The problem: Starting at the line that contains "The nonagonal numbers begin", return every line down to the end of the records below, exactly as written.

──────── Stored data

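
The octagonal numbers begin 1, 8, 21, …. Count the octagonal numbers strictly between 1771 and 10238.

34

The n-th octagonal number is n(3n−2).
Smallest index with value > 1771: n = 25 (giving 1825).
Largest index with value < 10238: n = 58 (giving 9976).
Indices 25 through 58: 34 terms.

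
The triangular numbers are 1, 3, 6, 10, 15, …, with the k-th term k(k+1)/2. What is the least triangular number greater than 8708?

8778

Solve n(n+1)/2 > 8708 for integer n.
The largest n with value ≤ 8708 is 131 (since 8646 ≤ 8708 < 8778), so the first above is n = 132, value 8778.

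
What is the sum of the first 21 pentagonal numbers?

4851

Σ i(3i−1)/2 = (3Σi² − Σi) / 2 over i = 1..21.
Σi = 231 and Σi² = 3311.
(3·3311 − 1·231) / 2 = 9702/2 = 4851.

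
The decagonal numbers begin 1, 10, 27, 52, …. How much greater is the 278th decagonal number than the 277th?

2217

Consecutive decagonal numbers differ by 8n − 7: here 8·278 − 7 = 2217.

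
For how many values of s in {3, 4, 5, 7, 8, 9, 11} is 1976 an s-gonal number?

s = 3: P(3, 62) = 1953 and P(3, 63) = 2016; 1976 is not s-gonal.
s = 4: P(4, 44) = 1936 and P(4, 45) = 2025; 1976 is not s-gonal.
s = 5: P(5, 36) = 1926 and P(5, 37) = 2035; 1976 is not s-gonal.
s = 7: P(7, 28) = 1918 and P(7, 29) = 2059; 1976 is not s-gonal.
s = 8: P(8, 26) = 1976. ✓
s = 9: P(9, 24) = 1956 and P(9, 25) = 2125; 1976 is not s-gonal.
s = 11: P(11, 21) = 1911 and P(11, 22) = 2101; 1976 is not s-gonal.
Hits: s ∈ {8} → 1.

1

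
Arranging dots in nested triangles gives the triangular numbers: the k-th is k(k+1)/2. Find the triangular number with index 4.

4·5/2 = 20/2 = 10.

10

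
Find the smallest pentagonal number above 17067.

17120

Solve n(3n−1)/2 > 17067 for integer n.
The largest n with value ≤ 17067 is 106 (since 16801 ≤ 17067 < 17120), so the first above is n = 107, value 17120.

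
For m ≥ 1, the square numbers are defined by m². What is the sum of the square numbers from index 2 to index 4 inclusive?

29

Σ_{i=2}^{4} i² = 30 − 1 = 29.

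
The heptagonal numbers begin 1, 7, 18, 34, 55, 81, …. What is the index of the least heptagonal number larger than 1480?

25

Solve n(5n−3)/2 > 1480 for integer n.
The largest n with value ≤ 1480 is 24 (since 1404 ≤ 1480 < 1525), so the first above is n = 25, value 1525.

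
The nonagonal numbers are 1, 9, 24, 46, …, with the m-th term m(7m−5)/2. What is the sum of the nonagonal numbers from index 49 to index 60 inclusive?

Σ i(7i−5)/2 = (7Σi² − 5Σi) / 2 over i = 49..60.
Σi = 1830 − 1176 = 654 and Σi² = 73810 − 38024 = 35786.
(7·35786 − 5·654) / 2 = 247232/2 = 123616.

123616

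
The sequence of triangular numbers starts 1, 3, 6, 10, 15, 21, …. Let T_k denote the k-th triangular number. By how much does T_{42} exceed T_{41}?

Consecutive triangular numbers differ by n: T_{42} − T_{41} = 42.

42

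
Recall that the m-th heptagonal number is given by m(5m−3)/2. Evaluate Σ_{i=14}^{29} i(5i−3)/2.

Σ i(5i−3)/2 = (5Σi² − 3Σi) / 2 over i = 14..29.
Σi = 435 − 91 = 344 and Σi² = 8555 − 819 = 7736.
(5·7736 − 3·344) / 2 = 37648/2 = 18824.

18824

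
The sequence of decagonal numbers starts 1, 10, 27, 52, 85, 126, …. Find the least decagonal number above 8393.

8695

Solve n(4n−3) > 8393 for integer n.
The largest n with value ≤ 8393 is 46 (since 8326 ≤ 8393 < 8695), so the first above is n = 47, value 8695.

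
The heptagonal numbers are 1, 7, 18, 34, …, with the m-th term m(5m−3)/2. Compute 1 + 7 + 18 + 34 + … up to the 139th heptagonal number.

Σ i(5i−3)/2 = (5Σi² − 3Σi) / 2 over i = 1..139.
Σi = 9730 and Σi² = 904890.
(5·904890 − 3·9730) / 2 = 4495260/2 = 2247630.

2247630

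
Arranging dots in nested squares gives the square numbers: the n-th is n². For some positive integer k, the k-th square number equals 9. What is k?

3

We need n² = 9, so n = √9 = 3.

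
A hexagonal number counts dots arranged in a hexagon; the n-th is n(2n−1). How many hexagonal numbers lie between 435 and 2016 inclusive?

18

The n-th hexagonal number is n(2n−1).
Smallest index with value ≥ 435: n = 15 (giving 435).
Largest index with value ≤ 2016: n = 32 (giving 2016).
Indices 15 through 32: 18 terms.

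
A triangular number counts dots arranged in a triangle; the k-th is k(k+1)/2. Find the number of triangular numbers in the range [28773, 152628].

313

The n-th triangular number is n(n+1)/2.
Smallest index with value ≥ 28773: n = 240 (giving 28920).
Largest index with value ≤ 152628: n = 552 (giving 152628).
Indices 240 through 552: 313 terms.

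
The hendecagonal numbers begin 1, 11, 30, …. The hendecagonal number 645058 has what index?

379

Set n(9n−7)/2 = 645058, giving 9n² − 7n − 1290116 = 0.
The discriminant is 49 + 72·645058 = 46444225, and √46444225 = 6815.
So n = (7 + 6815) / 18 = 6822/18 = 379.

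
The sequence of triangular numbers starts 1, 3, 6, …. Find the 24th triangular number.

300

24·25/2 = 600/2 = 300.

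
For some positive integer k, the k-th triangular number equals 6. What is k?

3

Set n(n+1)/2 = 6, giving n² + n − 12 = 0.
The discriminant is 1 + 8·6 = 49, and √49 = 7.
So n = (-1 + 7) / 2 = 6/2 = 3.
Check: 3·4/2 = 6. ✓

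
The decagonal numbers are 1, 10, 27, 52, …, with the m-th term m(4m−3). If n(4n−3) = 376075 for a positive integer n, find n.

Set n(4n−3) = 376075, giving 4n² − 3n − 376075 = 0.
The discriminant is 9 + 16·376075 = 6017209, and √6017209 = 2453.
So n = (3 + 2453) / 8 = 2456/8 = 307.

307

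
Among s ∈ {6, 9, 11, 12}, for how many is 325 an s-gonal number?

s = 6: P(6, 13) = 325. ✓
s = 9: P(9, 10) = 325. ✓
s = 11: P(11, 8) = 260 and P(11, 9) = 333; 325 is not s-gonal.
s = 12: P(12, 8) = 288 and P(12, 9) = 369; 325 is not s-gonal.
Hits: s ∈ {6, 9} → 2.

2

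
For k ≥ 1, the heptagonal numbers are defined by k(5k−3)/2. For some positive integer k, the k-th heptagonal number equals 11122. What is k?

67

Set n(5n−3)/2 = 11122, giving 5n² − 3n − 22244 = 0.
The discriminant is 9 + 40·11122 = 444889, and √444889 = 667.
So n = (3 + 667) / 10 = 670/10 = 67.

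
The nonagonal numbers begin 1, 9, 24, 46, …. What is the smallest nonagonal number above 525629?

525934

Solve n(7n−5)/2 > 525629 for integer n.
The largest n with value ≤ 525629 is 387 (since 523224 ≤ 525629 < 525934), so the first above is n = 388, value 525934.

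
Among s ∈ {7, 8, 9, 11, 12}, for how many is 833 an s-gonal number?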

────────────────

Written answer:
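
The nonagonal numbers begin 1, 9, 24, 46, …. What is the smallest nonagonal number above 525629?

525934

Solve n(7n−5)/2 > 525629 for integer n.
The largest n with value ≤ 525629 is 387 (since 523224 ≤ 525629 < 525934), so the first above is n = 388, value 525934.

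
Among s ∈ {7, 8, 9, 11, 12}, for how many is 833 an s-gonal number?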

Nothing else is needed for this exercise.